* [Task to carry out]: Return, word for word, only the lines of the data below that lie between the line with "Starting from (p, q, r)^(0) = (0.000, 0.000, 0.000), perform" and the line with "4x1 - 4x2 - 9x3 = -10", those two lines included.

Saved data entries
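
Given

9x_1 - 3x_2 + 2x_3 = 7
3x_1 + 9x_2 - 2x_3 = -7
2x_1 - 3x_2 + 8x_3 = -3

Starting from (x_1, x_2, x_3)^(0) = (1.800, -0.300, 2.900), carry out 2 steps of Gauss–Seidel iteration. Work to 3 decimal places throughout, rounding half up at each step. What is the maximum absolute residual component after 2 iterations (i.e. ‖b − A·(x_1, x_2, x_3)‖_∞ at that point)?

1.870

Iteration 1:
  x_1 = (7 - (-3)·-0.300 - (2)·2.900) / (9) = 0.033
  x_2 = (-7 - (3)·0.033 - (-2)·2.900) / (9) = -0.144
  x_3 = (-3 - (2)·0.033 - (-3)·-0.144) / (8) = -0.437
Iteration 2:
  x_1 = (7 - (-3)·-0.144 - (2)·-0.437) / (9) = 0.827
  x_2 = (-7 - (3)·0.827 - (-2)·-0.437) / (9) = -1.151
  x_3 = (-3 - (2)·0.827 - (-3)·-1.151) / (8) = -1.013
Residual b − A·x = (-1.870, -1.148, -0.003); ∞-norm = 1.870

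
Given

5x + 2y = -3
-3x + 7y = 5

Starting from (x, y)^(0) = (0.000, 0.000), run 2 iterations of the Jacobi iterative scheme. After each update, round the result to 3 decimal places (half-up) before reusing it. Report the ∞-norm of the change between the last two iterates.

0.286

Iteration 1:
  x = (-3 - (2)·0.000) / (5) = -0.600
  y = (5 - (-3)·0.000) / (7) = 0.714
Iteration 2:
  x = (-3 - (2)·0.714) / (5) = -0.886
  y = (5 - (-3)·-0.600) / (7) = 0.457
Change: (-0.286, -0.257) → max |·| = 0.286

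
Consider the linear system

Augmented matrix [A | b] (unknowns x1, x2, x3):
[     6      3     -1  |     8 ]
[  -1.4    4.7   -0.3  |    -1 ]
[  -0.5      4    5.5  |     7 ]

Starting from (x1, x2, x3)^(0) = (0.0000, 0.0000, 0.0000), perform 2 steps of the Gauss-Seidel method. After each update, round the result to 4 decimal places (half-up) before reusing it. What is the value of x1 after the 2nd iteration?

Iteration 1:
  x1 = (8 - (3)·0.0000 - (-1)·0.0000) / (6) = 1.3333
  x2 = (-1 - (-1.4)·1.3333 - (-0.3)·0.0000) / (4.7) = 0.1844
  x3 = (7 - (-0.5)·1.3333 - (4)·0.1844) / (5.5) = 1.2598
Iteration 2:
  x1 = (8 - (3)·0.1844 - (-1)·1.2598) / (6) = 1.4511
  x2 = (-1 - (-1.4)·1.4511 - (-0.3)·1.2598) / (4.7) = 0.2999
  x3 = (7 - (-0.5)·1.4511 - (4)·0.2999) / (5.5) = 1.1865

1.4511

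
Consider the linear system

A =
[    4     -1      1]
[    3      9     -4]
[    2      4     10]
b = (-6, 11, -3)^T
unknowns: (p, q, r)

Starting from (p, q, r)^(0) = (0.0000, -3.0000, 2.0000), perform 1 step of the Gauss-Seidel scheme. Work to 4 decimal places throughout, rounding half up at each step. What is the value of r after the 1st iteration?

-0.9611

Iteration 1:
  p = (-6 - (-1)·-3.0000 - (1)·2.0000) / (4) = -2.7500
  q = (11 - (3)·-2.7500 - (-4)·2.0000) / (9) = 3.0278
  r = (-3 - (2)·-2.7500 - (4)·3.0278) / (10) = -0.9611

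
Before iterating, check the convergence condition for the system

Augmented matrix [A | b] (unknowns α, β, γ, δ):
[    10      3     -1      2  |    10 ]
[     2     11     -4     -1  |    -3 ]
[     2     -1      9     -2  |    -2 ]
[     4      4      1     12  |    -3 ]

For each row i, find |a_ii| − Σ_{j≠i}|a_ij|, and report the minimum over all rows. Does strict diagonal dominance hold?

3

row 1: |10| − (3+1+2) = 4
row 2: |11| − (2+4+1) = 4
row 3: |9| − (2+1+2) = 4
row 4: |12| − (4+4+1) = 3
minimum over rows = 3 → strictly diagonally dominant (convergence guaranteed)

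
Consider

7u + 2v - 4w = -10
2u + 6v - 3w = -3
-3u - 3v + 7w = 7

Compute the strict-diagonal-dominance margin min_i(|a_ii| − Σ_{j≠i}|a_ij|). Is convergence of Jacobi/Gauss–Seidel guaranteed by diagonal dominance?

1

row 1: |7| − (2+4) = 1
row 2: |6| − (2+3) = 1
row 3: |7| − (3+3) = 1
minimum over rows = 1 → strictly diagonally dominant (convergence guaranteed)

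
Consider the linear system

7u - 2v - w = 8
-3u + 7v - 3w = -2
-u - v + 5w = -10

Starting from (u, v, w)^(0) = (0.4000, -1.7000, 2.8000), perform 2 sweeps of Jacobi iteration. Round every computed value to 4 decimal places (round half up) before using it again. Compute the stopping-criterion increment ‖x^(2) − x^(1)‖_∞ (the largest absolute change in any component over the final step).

Iteration 1:
  u = (8 - (-2)·-1.7000 - (-1)·2.8000) / (7) = 1.0571
  v = (-2 - (-3)·0.4000 - (-3)·2.8000) / (7) = 1.0857
  w = (-10 - (-1)·0.4000 - (-1)·-1.7000) / (5) = -2.2600
Iteration 2:
  u = (8 - (-2)·1.0857 - (-1)·-2.2600) / (7) = 1.1302
  v = (-2 - (-3)·1.0571 - (-3)·-2.2600) / (7) = -0.8012
  w = (-10 - (-1)·1.0571 - (-1)·1.0857) / (5) = -1.5714
Change: (0.0731, -1.8869, 0.6886) → max |·| = 1.8869

1.8869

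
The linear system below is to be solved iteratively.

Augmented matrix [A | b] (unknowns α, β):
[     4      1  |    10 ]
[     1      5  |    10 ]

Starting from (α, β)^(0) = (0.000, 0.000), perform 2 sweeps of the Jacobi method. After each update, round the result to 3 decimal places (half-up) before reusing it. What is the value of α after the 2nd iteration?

2.000

Iteration 1:
  α = (10 - (1)·0.000) / (4) = 2.500
  β = (10 - (1)·0.000) / (5) = 2.000
Iteration 2:
  α = (10 - (1)·2.000) / (4) = 2.000
  β = (10 - (1)·2.500) / (5) = 1.500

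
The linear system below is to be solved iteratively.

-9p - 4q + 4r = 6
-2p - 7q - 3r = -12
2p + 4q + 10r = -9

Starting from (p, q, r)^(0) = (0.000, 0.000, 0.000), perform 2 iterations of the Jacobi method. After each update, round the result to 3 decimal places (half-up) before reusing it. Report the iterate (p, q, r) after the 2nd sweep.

(-1.828, 2.291, -1.452)

Iteration 1:
  p = (6 - (-4)·0.000 - (4)·0.000) / (-9) = -0.667
  q = (-12 - (-2)·0.000 - (-3)·0.000) / (-7) = 1.714
  r = (-9 - (2)·0.000 - (4)·0.000) / (10) = -0.900
Iteration 2:
  p = (6 - (-4)·1.714 - (4)·-0.900) / (-9) = -1.828
  q = (-12 - (-2)·-0.667 - (-3)·-0.900) / (-7) = 2.291
  r = (-9 - (2)·-0.667 - (4)·1.714) / (10) = -1.452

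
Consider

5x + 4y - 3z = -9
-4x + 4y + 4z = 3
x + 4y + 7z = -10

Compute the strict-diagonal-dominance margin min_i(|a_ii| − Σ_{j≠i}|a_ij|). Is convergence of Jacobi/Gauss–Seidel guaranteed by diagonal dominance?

-4

row 1: |5| − (4+3) = -2
row 2: |4| − (4+4) = -4
row 3: |7| − (1+4) = 2
minimum over rows = -4 → not strictly diagonally dominant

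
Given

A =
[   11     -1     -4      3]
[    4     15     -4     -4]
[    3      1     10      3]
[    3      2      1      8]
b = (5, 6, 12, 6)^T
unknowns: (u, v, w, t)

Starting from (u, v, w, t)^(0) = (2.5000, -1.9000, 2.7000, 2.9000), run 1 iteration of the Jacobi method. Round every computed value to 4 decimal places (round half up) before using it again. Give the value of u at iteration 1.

0.4727

Iteration 1:
  u = (5 - (-1)·-1.9000 - (-4)·2.7000 - (3)·2.9000) / (11) = 0.4727
  v = (6 - (4)·2.5000 - (-4)·2.7000 - (-4)·2.9000) / (15) = 1.2267
  w = (12 - (3)·2.5000 - (1)·-1.9000 - (3)·2.9000) / (10) = -0.2300
  t = (6 - (3)·2.5000 - (2)·-1.9000 - (1)·2.7000) / (8) = -0.0500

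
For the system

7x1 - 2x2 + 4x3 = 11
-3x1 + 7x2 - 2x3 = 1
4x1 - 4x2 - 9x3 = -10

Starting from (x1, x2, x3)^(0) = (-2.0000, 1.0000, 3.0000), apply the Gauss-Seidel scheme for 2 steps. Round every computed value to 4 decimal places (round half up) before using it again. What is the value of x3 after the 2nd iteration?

1.3324

Iteration 1:
  x1 = (11 - (-2)·1.0000 - (4)·3.0000) / (7) = 0.1429
  x2 = (1 - (-3)·0.1429 - (-2)·3.0000) / (7) = 1.0612
  x3 = (-10 - (4)·0.1429 - (-4)·1.0612) / (-9) = 0.7030
Iteration 2:
  x1 = (11 - (-2)·1.0612 - (4)·0.7030) / (7) = 1.4729
  x2 = (1 - (-3)·1.4729 - (-2)·0.7030) / (7) = 0.9750
  x3 = (-10 - (4)·1.4729 - (-4)·0.9750) / (-9) = 1.3324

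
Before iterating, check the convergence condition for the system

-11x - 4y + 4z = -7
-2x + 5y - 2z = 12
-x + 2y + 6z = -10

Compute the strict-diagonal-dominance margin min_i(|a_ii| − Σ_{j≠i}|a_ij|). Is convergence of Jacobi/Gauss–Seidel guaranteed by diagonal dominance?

1

row 1: |-11| − (4+4) = 3
row 2: |5| − (2+2) = 1
row 3: |6| − (1+2) = 3
minimum over rows = 1 → strictly diagonally dominant (convergence guaranteed)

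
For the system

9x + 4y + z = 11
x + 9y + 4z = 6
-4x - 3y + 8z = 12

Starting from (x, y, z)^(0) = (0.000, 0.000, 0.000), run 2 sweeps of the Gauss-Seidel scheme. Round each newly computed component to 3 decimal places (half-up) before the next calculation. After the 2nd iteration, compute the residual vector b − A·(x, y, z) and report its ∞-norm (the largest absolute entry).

Iteration 1:
  x = (11 - (4)·0.000 - (1)·0.000) / (9) = 1.222
  y = (6 - (1)·1.222 - (4)·0.000) / (9) = 0.531
  z = (12 - (-4)·1.222 - (-3)·0.531) / (8) = 2.310
Iteration 2:
  x = (11 - (4)·0.531 - (1)·2.310) / (9) = 0.730
  y = (6 - (1)·0.730 - (4)·2.310) / (9) = -0.441
  z = (12 - (-4)·0.730 - (-3)·-0.441) / (8) = 1.700
Residual b − A·x = (4.494, 2.439, -0.003); ∞-norm = 4.494

4.494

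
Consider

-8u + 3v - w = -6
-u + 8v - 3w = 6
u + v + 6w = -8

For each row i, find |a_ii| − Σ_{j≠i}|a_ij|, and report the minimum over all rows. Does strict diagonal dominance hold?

4

row 1: |-8| − (3+1) = 4
row 2: |8| − (1+3) = 4
row 3: |6| − (1+1) = 4
minimum over rows = 4 → strictly diagonally dominant (convergence guaranteed)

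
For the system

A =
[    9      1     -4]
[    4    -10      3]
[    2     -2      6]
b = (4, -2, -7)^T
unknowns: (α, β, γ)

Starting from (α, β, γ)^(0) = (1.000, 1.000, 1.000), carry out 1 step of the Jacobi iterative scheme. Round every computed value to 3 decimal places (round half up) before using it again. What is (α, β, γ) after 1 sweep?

(0.778, 0.900, -1.167)

Iteration 1:
  α = (4 - (1)·1.000 - (-4)·1.000) / (9) = 0.778
  β = (-2 - (4)·1.000 - (3)·1.000) / (-10) = 0.900
  γ = (-7 - (2)·1.000 - (-2)·1.000) / (6) = -1.167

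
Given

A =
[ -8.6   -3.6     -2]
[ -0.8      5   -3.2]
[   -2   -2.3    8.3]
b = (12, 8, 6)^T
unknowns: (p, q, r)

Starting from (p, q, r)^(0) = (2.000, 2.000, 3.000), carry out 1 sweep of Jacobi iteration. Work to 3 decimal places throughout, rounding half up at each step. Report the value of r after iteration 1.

1.759

Iteration 1:
  p = (12 - (-3.6)·2.000 - (-2)·3.000) / (-8.6) = -2.930
  q = (8 - (-0.8)·2.000 - (-3.2)·3.000) / (5) = 3.840
  r = (6 - (-2)·2.000 - (-2.3)·2.000) / (8.3) = 1.759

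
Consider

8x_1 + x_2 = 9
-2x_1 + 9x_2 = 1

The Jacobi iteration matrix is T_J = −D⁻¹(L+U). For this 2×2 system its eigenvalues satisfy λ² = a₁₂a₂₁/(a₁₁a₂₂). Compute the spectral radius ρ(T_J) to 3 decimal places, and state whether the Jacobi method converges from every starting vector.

0.167

a₁₂a₂₁/(a₁₁a₂₂) = (1)·(-2) / ((8)·(9)) = -0.027778
ρ = √|-0.027778| = √0.027778 = 0.167
ρ < 1, so Jacobi converges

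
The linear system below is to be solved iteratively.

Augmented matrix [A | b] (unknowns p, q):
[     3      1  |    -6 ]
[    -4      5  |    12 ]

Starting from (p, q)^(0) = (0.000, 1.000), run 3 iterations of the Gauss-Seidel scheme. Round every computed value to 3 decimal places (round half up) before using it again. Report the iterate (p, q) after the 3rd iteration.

(-2.219, 0.625)

Iteration 1:
  p = (-6 - (1)·1.000) / (3) = -2.333
  q = (12 - (-4)·-2.333) / (5) = 0.534
Iteration 2:
  p = (-6 - (1)·0.534) / (3) = -2.178
  q = (12 - (-4)·-2.178) / (5) = 0.658
Iteration 3:
  p = (-6 - (1)·0.658) / (3) = -2.219
  q = (12 - (-4)·-2.219) / (5) = 0.625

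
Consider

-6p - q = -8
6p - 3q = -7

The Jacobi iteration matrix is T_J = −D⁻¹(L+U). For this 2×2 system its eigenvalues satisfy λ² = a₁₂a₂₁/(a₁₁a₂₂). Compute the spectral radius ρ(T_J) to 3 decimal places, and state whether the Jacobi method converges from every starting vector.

0.577

a₁₂a₂₁/(a₁₁a₂₂) = (-1)·(6) / ((-6)·(-3)) = -0.333333
ρ = √|-0.333333| = √0.333333 = 0.577
ρ < 1, so Jacobi converges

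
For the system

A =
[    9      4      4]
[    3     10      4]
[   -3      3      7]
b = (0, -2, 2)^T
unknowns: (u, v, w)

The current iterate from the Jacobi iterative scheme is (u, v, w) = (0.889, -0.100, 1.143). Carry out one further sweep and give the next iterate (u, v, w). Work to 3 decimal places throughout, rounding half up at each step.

One sweep:
  u = (0 - (4)·-0.100 - (4)·1.143) / (9) = -0.464
  v = (-2 - (3)·0.889 - (4)·1.143) / (10) = -0.924
  w = (2 - (-3)·0.889 - (3)·-0.100) / (7) = 0.710

(-0.464, -0.924, 0.710)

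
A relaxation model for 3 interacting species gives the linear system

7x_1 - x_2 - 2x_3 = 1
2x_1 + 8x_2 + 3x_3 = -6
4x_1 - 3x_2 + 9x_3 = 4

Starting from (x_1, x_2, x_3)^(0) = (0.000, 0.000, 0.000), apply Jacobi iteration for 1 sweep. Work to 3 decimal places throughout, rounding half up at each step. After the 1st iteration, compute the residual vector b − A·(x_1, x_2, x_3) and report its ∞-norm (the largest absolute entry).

2.818

Iteration 1:
  x_1 = (1 - (-1)·0.000 - (-2)·0.000) / (7) = 0.143
  x_2 = (-6 - (2)·0.000 - (3)·0.000) / (8) = -0.750
  x_3 = (4 - (4)·0.000 - (-3)·0.000) / (9) = 0.444
Residual b − A·x = (0.137, -1.618, -2.818); ∞-norm = 2.818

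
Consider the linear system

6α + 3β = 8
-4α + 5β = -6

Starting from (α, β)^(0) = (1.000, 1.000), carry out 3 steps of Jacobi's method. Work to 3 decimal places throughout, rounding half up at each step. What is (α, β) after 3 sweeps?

(1.600, 0.026)

Iteration 1:
  α = (8 - (3)·1.000) / (6) = 0.833
  β = (-6 - (-4)·1.000) / (5) = -0.400
Iteration 2:
  α = (8 - (3)·-0.400) / (6) = 1.533
  β = (-6 - (-4)·0.833) / (5) = -0.534
Iteration 3:
  α = (8 - (3)·-0.534) / (6) = 1.600
  β = (-6 - (-4)·1.533) / (5) = 0.026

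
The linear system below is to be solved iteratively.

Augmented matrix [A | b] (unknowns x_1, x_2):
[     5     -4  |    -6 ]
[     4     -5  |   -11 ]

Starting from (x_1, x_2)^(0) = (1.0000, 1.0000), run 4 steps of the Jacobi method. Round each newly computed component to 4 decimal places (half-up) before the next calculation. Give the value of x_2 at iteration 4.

Iteration 1:
  x_1 = (-6 - (-4)·1.0000) / (5) = -0.4000
  x_2 = (-11 - (4)·1.0000) / (-5) = 3.0000
Iteration 2:
  x_1 = (-6 - (-4)·3.0000) / (5) = 1.2000
  x_2 = (-11 - (4)·-0.4000) / (-5) = 1.8800
Iteration 3:
  x_1 = (-6 - (-4)·1.8800) / (5) = 0.3040
  x_2 = (-11 - (4)·1.2000) / (-5) = 3.1600
Iteration 4:
  x_1 = (-6 - (-4)·3.1600) / (5) = 1.3280
  x_2 = (-11 - (4)·0.3040) / (-5) = 2.4432

2.4432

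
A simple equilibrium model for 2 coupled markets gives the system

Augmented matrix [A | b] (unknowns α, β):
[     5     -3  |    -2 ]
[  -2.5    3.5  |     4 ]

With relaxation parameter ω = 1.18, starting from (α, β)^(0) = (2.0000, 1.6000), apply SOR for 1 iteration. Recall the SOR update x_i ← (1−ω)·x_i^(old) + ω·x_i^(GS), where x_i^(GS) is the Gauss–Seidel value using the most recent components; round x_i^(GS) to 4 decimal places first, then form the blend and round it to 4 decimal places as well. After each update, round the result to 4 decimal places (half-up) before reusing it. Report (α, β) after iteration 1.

Iteration 1:
  α: GS value = (-2 - (-3)·1.6000) / (5) = 0.5600;  α ← (1−ω)·2.0000 + ω·0.5600 = 0.3008
  β: GS value = (4 - (-2.5)·0.3008) / (3.5) = 1.3577;  β ← (1−ω)·1.6000 + ω·1.3577 = 1.3141

(0.3008, 1.3141)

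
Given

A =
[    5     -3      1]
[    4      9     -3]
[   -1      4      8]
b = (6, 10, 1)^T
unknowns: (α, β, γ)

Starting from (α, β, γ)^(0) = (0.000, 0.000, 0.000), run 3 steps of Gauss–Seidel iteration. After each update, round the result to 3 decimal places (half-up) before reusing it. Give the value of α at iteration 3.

1.429

Iteration 1:
  α = (6 - (-3)·0.000 - (1)·0.000) / (5) = 1.200
  β = (10 - (4)·1.200 - (-3)·0.000) / (9) = 0.578
  γ = (1 - (-1)·1.200 - (4)·0.578) / (8) = -0.014
Iteration 2:
  α = (6 - (-3)·0.578 - (1)·-0.014) / (5) = 1.550
  β = (10 - (4)·1.550 - (-3)·-0.014) / (9) = 0.418
  γ = (1 - (-1)·1.550 - (4)·0.418) / (8) = 0.110
Iteration 3:
  α = (6 - (-3)·0.418 - (1)·0.110) / (5) = 1.429
  β = (10 - (4)·1.429 - (-3)·0.110) / (9) = 0.513
  γ = (1 - (-1)·1.429 - (4)·0.513) / (8) = 0.047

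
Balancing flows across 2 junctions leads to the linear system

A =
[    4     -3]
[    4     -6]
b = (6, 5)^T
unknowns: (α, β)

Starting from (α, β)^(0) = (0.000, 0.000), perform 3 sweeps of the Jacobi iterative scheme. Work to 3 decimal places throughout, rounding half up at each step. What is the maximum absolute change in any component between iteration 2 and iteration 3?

0.750

Iteration 1:
  α = (6 - (-3)·0.000) / (4) = 1.500
  β = (5 - (4)·0.000) / (-6) = -0.833
Iteration 2:
  α = (6 - (-3)·-0.833) / (4) = 0.875
  β = (5 - (4)·1.500) / (-6) = 0.167
Iteration 3:
  α = (6 - (-3)·0.167) / (4) = 1.625
  β = (5 - (4)·0.875) / (-6) = -0.250
Change: (0.750, -0.417) → max |·| = 0.750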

* [Task response]:
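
Starting from (p, q, r)^(0) = (0.000, 0.000, 0.000), perform 2 iterations of the Jacobi method. After each update, round the result to 3 decimal places (half-up) before reusing it. Report the iterate (p, q, r) after the 2nd sweep.

(-1.828, 2.291, -1.452)

Iteration 1:
  p = (6 - (-4)·0.000 - (4)·0.000) / (-9) = -0.667
  q = (-12 - (-2)·0.000 - (-3)·0.000) / (-7) = 1.714
  r = (-9 - (2)·0.000 - (4)·0.000) / (10) = -0.900
Iteration 2:
  p = (6 - (-4)·1.714 - (4)·-0.900) / (-9) = -1.828
  q = (-12 - (-2)·-0.667 - (-3)·-0.900) / (-7) = 2.291
  r = (-9 - (2)·-0.667 - (4)·1.714) / (10) = -1.452

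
Consider

5x + 4y - 3z = -9
-4x + 4y + 4z = 3
x + 4y + 7z = -10

Compute the strict-diagonal-dominance margin min_i(|a_ii| − Σ_{j≠i}|a_ij|). Is convergence of Jacobi/Gauss–Seidel guaranteed by diagonal dominance?

-4

row 1: |5| − (4+3) = -2
row 2: |4| − (4+4) = -4
row 3: |7| − (1+4) = 2
minimum over rows = -4 → not strictly diagonally dominant

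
Given

A =
[   11     -1     -4      3]
[    4     15     -4     -4]
[    3      1     10      3]
[    3      2      1      8]
b = (5, 6, 12, 6)^T
unknowns: (u, v, w, t)

Starting from (u, v, w, t)^(0) = (2.5000, -1.9000, 2.7000, 2.9000), run 1 iteration of the Jacobi method. Round every computed value to 4 decimal places (round half up) before using it again. Give the value of u at iteration 1.

0.4727

Iteration 1:
  u = (5 - (-1)·-1.9000 - (-4)·2.7000 - (3)·2.9000) / (11) = 0.4727
  v = (6 - (4)·2.5000 - (-4)·2.7000 - (-4)·2.9000) / (15) = 1.2267
  w = (12 - (3)·2.5000 - (1)·-1.9000 - (3)·2.9000) / (10) = -0.2300
  t = (6 - (3)·2.5000 - (2)·-1.9000 - (1)·2.7000) / (8) = -0.0500

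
For the system

7x1 - 2x2 + 4x3 = 11
-3x1 + 7x2 - 2x3 = 1
4x1 - 4x2 - 9x3 = -10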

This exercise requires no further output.